Saved data entries
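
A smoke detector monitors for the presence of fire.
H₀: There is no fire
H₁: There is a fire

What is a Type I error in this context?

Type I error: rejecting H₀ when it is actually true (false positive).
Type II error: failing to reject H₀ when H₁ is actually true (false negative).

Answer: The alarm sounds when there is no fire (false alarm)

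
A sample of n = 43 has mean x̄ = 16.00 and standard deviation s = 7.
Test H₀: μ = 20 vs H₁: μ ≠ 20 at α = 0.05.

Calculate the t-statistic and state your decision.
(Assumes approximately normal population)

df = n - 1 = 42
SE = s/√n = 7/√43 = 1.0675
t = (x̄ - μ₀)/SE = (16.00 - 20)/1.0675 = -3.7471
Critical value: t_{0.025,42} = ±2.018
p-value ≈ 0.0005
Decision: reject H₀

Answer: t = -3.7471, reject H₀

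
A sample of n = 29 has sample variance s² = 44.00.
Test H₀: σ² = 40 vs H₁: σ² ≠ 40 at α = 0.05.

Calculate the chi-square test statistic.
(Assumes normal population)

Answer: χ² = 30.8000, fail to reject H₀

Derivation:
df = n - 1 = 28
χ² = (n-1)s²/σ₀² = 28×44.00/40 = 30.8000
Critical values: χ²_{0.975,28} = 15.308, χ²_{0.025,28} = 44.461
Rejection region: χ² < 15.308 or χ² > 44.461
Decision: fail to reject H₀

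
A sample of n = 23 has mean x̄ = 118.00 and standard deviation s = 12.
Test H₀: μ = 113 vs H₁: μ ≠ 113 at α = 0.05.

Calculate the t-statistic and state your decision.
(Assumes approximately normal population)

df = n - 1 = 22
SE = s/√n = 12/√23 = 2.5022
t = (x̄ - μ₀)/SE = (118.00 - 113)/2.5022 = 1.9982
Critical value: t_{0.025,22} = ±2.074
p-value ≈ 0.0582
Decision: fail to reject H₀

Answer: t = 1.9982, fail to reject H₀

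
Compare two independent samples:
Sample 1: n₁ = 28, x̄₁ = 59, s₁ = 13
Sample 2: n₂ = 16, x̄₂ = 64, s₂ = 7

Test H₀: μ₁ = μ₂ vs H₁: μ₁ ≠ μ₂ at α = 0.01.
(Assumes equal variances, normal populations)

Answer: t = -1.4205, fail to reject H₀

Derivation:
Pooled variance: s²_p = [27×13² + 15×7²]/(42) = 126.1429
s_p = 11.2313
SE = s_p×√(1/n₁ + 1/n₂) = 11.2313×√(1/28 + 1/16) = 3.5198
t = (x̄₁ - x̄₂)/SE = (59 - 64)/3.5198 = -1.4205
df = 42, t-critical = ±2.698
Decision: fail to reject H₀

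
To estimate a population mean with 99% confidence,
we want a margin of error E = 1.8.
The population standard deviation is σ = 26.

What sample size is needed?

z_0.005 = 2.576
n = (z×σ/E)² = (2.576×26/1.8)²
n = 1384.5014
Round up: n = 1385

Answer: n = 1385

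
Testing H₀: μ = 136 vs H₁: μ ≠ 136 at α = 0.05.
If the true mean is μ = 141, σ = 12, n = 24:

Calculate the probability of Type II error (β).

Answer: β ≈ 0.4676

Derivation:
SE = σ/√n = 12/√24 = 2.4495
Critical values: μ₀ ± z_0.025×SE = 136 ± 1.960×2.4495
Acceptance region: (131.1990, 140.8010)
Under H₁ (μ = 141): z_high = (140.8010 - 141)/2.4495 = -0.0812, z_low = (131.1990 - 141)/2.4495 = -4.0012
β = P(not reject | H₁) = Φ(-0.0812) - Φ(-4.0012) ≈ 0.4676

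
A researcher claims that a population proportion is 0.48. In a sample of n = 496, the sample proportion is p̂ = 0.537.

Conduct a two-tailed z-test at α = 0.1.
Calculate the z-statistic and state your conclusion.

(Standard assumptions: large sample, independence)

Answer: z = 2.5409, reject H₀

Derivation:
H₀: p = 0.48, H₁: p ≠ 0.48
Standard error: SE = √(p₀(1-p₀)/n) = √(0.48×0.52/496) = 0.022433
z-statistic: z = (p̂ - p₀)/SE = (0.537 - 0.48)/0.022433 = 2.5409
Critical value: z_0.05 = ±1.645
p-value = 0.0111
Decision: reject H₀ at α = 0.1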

...

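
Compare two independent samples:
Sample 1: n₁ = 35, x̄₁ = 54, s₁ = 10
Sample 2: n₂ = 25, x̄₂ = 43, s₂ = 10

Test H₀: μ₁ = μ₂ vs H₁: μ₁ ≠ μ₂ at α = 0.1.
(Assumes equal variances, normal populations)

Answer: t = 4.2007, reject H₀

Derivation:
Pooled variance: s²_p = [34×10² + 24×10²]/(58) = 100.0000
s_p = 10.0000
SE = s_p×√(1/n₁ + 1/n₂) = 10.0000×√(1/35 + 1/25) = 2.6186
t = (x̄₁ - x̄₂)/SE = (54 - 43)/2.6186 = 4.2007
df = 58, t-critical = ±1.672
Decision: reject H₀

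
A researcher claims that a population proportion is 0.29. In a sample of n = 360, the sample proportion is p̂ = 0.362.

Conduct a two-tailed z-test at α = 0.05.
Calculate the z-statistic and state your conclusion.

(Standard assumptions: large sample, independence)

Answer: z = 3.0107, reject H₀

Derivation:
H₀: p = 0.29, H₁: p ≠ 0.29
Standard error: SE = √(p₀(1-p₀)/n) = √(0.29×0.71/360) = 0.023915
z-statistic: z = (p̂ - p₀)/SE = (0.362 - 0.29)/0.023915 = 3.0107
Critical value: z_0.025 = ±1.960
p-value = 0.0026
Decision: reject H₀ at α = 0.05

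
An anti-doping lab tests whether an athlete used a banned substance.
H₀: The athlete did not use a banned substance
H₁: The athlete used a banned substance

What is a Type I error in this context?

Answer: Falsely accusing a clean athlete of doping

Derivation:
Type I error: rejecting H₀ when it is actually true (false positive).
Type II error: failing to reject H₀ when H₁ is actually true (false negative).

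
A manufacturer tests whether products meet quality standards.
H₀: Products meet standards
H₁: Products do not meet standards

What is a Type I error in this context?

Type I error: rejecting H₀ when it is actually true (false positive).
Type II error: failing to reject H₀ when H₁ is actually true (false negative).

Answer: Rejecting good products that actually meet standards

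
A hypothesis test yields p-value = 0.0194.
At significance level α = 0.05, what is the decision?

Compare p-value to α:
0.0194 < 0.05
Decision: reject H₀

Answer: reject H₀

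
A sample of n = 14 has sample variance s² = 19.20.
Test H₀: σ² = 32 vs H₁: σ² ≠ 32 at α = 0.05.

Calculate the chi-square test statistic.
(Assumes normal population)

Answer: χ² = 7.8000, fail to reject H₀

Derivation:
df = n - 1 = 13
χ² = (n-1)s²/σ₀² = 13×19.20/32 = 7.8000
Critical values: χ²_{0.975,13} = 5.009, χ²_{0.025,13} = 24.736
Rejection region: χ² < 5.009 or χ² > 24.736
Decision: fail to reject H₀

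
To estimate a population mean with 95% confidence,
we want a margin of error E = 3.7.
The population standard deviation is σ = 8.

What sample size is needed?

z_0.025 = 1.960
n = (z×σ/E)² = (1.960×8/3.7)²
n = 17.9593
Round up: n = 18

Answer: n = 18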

ABOUT THIS TASK> Look through the data above for the string "estimate" and copy every line where it appears.

EXPECTED OUTPUT>
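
To estimate a population mean with 99% confidence,
To estimate a population mean with 95% confidence,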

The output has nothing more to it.